(DATA PROVIDED begins)

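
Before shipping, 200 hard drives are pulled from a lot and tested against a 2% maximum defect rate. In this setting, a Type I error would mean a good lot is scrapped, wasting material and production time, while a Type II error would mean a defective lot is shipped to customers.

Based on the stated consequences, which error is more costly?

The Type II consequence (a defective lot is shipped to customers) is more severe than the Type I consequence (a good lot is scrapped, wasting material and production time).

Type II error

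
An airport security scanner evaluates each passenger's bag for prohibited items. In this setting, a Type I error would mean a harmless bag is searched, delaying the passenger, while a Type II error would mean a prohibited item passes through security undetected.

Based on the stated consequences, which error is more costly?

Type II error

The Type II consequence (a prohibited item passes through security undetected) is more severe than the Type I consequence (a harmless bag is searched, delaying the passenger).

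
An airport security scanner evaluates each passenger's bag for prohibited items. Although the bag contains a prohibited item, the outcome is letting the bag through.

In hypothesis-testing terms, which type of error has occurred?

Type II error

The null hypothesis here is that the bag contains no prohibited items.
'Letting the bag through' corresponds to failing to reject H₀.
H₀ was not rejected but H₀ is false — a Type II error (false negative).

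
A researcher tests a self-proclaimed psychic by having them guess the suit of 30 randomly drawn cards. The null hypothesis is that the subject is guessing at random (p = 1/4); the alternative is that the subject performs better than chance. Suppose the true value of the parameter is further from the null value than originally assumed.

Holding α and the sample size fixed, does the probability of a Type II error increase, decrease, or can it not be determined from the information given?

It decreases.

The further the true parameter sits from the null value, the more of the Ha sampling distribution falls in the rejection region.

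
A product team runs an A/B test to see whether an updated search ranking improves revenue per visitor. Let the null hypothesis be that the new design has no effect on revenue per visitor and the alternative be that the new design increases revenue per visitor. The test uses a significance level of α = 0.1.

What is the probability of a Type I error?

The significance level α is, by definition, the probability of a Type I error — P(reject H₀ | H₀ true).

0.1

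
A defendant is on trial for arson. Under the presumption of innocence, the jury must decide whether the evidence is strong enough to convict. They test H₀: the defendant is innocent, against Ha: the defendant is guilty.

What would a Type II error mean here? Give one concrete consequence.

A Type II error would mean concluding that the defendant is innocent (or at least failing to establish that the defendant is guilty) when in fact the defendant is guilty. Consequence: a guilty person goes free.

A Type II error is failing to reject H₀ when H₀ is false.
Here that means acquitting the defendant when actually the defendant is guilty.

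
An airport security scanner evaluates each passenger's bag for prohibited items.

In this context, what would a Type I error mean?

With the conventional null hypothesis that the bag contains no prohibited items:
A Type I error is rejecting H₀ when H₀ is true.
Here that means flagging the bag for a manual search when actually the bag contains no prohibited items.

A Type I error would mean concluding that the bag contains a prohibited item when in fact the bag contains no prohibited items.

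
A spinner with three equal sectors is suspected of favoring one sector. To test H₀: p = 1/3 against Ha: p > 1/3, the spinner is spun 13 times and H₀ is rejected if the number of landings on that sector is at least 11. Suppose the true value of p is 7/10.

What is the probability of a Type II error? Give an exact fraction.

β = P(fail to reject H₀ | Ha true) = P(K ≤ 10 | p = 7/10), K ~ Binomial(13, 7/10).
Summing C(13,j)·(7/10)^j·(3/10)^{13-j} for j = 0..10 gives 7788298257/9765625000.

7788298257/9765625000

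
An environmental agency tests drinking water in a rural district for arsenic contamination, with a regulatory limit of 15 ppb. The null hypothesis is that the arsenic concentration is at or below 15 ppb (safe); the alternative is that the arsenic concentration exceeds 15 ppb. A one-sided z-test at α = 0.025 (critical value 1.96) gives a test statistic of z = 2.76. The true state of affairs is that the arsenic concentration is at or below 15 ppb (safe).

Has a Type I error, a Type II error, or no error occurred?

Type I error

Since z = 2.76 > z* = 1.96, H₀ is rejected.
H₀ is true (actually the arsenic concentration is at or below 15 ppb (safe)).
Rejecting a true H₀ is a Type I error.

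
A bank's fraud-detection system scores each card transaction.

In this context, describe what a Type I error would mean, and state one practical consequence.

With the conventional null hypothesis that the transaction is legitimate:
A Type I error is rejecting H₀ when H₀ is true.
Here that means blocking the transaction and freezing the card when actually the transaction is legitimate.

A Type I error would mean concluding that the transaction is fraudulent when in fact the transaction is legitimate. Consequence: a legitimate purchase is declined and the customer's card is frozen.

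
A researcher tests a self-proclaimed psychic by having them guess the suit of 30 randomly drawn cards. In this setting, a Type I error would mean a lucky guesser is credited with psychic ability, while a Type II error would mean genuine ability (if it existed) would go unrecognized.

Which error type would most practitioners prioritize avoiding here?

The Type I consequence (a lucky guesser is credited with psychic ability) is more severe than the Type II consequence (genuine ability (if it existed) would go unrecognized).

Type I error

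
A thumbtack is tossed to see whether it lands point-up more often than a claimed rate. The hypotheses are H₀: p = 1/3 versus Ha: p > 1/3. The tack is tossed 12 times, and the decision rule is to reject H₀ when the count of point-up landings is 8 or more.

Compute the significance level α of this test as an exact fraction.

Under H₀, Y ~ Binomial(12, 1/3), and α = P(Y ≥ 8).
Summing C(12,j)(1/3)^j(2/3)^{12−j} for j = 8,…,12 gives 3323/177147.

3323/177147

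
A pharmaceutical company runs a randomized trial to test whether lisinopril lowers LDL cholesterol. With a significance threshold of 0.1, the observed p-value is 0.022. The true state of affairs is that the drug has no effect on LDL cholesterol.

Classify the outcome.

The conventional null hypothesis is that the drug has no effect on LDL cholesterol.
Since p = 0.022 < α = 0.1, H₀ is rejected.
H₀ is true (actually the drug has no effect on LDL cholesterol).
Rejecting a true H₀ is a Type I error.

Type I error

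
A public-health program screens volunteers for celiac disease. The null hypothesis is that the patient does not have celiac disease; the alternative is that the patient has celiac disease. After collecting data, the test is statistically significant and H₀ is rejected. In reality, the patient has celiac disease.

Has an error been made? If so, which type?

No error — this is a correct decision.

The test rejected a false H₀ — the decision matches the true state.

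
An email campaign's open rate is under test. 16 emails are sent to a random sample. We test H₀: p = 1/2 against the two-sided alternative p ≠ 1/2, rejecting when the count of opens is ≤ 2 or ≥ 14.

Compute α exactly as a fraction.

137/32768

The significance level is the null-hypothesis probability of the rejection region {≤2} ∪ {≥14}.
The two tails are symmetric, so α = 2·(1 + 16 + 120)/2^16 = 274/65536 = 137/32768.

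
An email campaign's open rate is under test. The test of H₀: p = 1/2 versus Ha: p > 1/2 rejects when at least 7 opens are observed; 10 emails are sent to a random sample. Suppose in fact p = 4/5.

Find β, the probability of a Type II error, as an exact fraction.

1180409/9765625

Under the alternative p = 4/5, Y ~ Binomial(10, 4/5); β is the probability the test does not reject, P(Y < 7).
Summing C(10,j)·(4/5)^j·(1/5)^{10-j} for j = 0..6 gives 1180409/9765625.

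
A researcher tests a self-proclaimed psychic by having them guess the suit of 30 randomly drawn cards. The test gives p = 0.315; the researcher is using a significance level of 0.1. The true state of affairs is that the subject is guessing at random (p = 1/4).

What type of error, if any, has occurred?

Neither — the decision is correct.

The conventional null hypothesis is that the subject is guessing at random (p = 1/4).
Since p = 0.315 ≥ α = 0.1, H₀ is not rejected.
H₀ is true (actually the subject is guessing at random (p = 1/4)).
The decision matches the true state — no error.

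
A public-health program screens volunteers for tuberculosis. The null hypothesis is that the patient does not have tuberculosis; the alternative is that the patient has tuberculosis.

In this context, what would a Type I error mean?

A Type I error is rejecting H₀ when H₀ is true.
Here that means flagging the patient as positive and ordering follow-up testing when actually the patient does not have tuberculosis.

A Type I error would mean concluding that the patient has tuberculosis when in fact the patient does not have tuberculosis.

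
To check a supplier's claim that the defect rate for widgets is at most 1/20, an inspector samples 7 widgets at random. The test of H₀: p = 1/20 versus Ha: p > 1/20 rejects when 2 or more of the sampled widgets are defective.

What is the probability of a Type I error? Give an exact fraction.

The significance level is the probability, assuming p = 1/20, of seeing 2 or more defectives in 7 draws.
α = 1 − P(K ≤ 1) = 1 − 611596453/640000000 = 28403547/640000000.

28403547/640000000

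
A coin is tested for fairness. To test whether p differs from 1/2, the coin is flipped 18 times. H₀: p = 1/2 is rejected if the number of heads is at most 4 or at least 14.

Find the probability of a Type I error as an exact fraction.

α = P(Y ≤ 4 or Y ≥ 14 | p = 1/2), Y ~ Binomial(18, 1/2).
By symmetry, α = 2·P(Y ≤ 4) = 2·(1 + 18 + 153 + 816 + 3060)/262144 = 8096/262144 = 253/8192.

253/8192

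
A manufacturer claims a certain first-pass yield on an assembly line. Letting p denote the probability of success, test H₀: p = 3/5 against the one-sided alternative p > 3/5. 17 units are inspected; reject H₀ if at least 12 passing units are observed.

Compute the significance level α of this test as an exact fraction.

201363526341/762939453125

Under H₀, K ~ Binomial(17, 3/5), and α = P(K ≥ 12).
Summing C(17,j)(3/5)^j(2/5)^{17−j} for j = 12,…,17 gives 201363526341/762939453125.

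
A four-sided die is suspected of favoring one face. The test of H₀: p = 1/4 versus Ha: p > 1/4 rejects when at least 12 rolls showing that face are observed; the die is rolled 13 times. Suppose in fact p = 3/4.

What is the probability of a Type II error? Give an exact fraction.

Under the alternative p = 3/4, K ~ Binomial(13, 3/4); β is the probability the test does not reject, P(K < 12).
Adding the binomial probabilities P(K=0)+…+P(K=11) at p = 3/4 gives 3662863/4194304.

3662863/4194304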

(DATA PROVIDED ends)

Word for word, restate the lines above from the line containing "would go unrecognized." through the line containing "A pharmaceutical company", with both included and nothing else.

# EXPECTED OUTPUT
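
A researcher tests a self-proclaimed psychic by having them guess the suit of 30 randomly drawn cards. In this setting, a Type I error would mean a lucky guesser is credited with psychic ability, while a Type II error would mean genuine ability (if it existed) would go unrecognized.

Which error type would most practitioners prioritize avoiding here?

The Type I consequence (a lucky guesser is credited with psychic ability) is more severe than the Type II consequence (genuine ability (if it existed) would go unrecognized).

Type I error

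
A thumbtack is tossed to see whether it lands point-up more often than a claimed rate. The hypotheses are H₀: p = 1/3 versus Ha: p > 1/3. The tack is tossed 12 times, and the decision rule is to reject H₀ when the count of point-up landings is 8 or more.

Compute the significance level α of this test as an exact fraction.

Under H₀, Y ~ Binomial(12, 1/3), and α = P(Y ≥ 8).
Summing C(12,j)(1/3)^j(2/3)^{12−j} for j = 8,…,12 gives 3323/177147.

3323/177147

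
A pharmaceutical company runs a randomized trial to test whether lisinopril lowers LDL cholesterol. With a significance threshold of 0.1, the observed p-value is 0.022. The true state of affairs is that the drug has no effect on LDL cholesterol.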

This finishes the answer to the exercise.